* Task details
Please find all lines in the data that hold the string "values" and copy them.

* Saved entries
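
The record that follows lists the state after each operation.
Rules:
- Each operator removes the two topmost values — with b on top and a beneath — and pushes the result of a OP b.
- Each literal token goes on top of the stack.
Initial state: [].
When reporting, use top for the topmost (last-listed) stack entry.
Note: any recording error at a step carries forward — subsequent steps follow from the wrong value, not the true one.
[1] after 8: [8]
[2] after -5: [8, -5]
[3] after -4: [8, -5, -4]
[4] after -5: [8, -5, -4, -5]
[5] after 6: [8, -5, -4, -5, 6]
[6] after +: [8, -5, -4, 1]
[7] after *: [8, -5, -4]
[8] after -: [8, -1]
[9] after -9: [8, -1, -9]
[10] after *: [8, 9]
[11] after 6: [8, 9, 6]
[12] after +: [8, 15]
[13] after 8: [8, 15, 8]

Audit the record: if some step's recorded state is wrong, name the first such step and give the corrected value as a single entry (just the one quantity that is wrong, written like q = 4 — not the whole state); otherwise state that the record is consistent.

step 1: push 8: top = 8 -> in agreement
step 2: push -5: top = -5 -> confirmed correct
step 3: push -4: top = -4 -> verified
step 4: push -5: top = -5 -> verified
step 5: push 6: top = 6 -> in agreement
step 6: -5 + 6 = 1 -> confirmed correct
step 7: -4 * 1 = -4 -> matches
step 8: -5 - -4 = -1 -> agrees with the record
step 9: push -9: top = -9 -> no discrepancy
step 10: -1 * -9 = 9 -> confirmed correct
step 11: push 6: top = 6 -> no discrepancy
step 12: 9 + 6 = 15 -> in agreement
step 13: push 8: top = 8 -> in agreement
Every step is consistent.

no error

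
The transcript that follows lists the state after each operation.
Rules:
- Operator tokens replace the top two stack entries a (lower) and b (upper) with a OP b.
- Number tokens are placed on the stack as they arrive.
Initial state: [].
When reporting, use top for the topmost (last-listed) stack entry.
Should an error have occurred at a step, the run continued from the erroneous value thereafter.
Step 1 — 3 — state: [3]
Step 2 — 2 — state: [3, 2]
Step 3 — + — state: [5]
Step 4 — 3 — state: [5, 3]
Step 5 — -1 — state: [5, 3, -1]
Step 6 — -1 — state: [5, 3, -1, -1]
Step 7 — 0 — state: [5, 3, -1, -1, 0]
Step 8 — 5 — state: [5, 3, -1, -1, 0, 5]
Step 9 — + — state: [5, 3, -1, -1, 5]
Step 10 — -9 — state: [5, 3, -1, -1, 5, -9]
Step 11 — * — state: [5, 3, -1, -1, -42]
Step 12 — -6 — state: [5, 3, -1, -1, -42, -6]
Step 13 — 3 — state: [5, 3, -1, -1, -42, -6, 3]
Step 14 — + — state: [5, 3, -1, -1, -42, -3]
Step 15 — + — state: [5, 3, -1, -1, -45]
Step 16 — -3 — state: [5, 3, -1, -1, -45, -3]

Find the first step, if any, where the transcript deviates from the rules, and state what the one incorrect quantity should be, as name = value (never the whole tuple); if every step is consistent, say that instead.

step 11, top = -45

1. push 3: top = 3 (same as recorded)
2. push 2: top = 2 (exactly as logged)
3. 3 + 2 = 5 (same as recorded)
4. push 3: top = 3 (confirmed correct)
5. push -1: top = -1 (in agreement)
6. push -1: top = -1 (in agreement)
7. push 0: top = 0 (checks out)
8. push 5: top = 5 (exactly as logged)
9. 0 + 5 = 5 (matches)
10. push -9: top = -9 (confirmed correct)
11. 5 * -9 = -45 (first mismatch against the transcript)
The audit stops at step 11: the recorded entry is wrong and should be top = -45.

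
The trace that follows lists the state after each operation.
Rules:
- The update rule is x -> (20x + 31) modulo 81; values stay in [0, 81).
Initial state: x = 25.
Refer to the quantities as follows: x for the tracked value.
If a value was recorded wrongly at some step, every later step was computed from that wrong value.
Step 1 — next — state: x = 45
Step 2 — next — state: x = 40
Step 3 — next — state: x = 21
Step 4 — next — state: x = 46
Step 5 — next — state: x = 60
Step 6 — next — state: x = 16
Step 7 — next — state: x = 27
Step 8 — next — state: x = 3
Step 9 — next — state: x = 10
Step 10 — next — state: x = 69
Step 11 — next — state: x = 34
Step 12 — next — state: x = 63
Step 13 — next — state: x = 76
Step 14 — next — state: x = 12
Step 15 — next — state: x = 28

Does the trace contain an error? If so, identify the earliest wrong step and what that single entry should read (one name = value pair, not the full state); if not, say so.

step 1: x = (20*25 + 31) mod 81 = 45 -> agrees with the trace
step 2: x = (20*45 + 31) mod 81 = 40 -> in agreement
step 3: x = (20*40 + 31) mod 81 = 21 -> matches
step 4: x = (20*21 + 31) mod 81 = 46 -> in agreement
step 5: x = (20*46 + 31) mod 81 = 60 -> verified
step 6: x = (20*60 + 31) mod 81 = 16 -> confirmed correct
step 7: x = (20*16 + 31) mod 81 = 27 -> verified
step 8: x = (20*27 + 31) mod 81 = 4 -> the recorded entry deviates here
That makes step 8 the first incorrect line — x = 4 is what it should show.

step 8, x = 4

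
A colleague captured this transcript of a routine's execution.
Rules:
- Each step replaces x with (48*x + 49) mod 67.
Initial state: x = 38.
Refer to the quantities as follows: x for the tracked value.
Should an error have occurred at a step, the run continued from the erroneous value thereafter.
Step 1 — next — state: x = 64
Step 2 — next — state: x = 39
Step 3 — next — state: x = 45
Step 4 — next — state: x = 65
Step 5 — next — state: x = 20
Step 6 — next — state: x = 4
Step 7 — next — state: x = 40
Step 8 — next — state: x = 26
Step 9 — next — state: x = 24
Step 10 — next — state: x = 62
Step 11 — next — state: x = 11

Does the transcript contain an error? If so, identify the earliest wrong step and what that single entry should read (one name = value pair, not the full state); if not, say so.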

* Task output
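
- Each operator removes the two topmost values — with b on top and a beneath — and pushes the result of a OP b.
- The update rule is x -> (20x + 31) modulo 81; values stay in [0, 81).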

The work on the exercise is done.